*How to complete this task:*
From the line containing "A two-burn Hohmann manoeuvre takes a deep-space" down to the last line of the data, output each line word for word and include nothing else.

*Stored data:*
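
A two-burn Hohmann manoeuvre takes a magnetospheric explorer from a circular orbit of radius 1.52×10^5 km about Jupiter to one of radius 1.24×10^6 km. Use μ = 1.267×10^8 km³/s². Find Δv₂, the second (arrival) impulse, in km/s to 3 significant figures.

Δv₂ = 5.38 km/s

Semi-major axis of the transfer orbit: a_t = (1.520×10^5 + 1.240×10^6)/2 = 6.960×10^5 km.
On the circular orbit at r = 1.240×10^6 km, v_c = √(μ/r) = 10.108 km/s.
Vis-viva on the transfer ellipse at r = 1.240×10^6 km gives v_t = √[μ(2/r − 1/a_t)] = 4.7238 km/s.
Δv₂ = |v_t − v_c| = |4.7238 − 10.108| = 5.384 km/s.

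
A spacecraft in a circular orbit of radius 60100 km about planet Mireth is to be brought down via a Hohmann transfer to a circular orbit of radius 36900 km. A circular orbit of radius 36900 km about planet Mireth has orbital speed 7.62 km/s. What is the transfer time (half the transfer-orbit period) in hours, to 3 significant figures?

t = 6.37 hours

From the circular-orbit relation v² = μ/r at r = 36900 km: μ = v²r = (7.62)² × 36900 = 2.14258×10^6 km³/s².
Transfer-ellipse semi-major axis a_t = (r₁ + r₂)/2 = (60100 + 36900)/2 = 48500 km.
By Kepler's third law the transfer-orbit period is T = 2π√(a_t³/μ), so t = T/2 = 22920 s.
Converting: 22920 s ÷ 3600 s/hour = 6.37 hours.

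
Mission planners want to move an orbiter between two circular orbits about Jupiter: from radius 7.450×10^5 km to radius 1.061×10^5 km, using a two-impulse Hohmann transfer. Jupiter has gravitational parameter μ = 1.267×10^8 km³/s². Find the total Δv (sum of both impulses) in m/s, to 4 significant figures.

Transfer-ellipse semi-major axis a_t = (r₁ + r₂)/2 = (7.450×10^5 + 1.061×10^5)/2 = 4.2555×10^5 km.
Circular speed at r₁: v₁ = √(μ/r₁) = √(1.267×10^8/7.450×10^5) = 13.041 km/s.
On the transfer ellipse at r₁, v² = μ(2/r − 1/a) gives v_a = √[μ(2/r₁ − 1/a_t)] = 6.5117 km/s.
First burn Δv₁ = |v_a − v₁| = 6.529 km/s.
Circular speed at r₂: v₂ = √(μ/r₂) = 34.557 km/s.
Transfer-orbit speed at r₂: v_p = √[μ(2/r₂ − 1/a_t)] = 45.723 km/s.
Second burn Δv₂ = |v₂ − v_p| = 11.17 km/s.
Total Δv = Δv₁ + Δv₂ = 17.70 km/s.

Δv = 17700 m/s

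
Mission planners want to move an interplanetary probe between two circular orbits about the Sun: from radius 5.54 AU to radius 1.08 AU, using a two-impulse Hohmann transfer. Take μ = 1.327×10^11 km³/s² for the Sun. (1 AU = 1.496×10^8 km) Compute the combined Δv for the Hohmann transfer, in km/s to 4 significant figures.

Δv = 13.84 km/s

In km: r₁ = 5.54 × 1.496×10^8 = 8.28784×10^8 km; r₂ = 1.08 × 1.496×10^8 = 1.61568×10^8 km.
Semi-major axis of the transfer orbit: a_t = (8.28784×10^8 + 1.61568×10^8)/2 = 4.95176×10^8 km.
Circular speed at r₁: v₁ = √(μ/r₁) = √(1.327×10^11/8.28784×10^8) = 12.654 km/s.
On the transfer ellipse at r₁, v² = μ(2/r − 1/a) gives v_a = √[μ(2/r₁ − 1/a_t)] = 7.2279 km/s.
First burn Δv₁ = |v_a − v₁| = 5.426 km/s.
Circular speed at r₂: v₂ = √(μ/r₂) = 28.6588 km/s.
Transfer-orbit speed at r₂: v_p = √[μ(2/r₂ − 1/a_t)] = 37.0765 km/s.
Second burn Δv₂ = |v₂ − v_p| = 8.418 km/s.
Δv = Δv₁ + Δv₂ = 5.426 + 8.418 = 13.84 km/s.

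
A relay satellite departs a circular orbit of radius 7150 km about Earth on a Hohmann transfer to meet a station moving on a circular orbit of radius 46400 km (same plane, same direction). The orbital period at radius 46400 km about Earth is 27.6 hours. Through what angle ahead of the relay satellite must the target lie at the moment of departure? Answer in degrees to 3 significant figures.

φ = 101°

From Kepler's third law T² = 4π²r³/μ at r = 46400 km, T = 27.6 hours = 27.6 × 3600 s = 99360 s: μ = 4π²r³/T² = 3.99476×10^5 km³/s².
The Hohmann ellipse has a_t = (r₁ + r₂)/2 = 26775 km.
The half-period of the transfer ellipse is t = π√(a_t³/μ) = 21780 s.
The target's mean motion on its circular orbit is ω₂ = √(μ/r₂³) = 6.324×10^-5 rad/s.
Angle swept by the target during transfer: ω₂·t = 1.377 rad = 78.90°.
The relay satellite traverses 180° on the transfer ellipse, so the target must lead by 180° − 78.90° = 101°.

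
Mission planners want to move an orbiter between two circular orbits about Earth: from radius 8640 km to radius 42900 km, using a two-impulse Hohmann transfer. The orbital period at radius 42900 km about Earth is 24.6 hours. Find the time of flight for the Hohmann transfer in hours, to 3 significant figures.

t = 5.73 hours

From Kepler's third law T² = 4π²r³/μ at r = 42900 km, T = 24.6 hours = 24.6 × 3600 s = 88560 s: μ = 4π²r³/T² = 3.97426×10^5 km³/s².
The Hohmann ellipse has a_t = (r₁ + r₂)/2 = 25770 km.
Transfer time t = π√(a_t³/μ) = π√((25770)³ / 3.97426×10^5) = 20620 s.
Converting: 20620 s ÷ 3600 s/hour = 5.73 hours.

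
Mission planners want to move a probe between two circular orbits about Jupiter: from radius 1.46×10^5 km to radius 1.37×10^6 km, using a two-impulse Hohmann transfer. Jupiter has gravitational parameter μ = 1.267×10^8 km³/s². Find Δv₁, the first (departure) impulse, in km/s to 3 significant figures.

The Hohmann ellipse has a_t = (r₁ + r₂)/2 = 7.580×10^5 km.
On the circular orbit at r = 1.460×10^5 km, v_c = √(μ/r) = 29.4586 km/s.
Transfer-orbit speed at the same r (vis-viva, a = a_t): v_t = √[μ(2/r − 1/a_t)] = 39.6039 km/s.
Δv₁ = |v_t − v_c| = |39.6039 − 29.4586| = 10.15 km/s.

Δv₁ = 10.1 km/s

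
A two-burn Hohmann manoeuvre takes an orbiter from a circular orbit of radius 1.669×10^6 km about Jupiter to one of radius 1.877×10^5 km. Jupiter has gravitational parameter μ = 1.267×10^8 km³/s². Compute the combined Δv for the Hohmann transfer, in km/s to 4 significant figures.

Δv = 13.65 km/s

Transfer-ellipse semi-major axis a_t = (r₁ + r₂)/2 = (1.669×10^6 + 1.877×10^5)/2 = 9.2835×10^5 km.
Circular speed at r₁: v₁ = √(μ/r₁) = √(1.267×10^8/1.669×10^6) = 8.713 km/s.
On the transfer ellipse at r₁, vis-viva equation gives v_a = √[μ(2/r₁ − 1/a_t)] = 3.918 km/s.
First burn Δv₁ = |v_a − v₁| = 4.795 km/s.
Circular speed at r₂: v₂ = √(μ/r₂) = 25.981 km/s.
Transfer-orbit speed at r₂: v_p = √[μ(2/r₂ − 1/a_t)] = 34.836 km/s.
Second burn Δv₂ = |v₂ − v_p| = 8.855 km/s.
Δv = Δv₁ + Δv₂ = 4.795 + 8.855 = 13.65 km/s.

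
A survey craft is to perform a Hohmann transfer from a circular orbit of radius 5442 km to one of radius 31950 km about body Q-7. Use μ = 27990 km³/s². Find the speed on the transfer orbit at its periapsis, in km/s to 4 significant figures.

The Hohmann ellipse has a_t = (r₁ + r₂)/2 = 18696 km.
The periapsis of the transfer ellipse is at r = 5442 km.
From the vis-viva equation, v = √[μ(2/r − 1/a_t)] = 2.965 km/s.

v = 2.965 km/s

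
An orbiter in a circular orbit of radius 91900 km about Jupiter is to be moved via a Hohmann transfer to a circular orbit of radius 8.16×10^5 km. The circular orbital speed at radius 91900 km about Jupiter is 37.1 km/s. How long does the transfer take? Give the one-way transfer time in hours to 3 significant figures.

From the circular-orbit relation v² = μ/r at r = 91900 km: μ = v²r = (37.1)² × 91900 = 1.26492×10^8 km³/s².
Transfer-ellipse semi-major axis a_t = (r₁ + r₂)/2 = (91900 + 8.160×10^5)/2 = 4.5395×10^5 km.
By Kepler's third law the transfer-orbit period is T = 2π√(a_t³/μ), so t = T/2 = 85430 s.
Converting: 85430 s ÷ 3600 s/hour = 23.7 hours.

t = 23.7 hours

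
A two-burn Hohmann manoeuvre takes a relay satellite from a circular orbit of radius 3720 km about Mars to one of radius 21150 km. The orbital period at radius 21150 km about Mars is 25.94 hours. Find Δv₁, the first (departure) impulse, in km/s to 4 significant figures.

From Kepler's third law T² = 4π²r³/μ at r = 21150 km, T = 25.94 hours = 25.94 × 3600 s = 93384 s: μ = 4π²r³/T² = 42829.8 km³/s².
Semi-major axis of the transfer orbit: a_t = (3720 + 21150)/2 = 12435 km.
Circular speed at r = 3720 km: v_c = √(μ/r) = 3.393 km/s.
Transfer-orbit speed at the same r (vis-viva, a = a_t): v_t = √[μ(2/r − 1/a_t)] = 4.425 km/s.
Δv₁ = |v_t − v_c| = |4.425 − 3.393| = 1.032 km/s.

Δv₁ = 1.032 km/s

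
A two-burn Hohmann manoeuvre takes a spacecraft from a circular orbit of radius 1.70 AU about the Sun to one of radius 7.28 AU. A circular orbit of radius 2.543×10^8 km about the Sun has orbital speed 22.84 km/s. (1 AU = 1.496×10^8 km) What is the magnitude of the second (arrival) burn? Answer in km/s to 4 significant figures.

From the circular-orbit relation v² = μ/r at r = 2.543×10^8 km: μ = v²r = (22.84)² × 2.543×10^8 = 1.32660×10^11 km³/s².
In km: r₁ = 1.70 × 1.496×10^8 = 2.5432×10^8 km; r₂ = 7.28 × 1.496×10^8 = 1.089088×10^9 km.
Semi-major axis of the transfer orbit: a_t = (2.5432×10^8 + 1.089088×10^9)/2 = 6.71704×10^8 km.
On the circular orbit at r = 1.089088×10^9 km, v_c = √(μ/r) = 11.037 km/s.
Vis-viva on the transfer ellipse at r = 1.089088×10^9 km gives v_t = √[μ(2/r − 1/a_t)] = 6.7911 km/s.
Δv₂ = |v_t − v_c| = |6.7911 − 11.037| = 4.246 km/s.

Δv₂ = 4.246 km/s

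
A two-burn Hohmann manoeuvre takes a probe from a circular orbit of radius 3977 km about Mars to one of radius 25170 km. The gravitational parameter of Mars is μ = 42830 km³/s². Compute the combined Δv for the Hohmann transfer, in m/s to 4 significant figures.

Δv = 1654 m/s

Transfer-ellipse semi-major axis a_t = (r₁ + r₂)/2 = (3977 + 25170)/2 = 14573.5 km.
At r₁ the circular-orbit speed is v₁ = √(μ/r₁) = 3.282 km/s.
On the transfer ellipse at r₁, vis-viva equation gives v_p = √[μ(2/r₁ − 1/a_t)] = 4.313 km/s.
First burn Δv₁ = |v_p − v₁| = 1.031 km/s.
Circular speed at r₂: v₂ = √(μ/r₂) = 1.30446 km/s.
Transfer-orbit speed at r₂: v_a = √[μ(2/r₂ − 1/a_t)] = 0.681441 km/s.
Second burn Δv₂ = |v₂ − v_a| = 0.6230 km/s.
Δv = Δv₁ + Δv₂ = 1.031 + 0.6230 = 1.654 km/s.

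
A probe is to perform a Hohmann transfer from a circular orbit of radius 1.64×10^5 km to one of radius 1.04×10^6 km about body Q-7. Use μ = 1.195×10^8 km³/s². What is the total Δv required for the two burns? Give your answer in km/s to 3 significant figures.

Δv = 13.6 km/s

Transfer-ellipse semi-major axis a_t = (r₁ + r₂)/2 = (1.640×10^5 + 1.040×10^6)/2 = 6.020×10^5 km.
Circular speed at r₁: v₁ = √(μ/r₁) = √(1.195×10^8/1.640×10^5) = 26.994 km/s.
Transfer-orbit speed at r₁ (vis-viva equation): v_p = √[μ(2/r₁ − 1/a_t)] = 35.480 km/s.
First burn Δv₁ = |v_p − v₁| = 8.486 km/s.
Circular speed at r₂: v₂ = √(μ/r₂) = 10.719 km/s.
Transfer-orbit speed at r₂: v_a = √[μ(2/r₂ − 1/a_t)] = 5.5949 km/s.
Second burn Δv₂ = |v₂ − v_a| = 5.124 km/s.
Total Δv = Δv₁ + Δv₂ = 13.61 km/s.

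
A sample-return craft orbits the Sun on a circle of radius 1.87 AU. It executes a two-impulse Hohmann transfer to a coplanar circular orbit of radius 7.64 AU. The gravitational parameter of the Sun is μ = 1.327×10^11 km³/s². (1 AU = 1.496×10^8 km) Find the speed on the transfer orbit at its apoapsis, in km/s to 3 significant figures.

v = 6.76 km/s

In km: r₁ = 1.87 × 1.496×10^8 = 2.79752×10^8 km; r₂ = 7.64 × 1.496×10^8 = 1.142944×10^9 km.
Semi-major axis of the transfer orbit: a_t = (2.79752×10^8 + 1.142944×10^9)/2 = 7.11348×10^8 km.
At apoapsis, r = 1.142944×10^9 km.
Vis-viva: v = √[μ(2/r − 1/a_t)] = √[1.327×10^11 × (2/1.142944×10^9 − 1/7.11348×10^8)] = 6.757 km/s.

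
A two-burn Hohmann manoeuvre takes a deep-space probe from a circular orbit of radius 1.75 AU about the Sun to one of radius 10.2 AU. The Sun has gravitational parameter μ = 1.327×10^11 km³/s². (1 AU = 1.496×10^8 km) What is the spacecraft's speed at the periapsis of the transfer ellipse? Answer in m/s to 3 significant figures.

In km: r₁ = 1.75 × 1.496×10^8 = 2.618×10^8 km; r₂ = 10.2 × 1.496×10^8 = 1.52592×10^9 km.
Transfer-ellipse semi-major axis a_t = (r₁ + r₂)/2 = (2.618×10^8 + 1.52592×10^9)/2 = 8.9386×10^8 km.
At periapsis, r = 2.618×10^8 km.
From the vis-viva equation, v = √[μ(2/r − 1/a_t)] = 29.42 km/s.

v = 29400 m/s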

*Response to this exercise:*
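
A two-burn Hohmann manoeuvre takes a deep-space probe from a circular orbit of radius 1.75 AU about the Sun to one of radius 10.2 AU. The Sun has gravitational parameter μ = 1.327×10^11 km³/s². (1 AU = 1.496×10^8 km) What is the spacecraft's speed at the periapsis of the transfer ellipse? Answer in m/s to 3 significant figures.

In km: r₁ = 1.75 × 1.496×10^8 = 2.618×10^8 km; r₂ = 10.2 × 1.496×10^8 = 1.52592×10^9 km.
Transfer-ellipse semi-major axis a_t = (r₁ + r₂)/2 = (2.618×10^8 + 1.52592×10^9)/2 = 8.9386×10^8 km.
At periapsis, r = 2.618×10^8 km.
From the vis-viva equation, v = √[μ(2/r − 1/a_t)] = 29.42 km/s.

v = 29400 m/s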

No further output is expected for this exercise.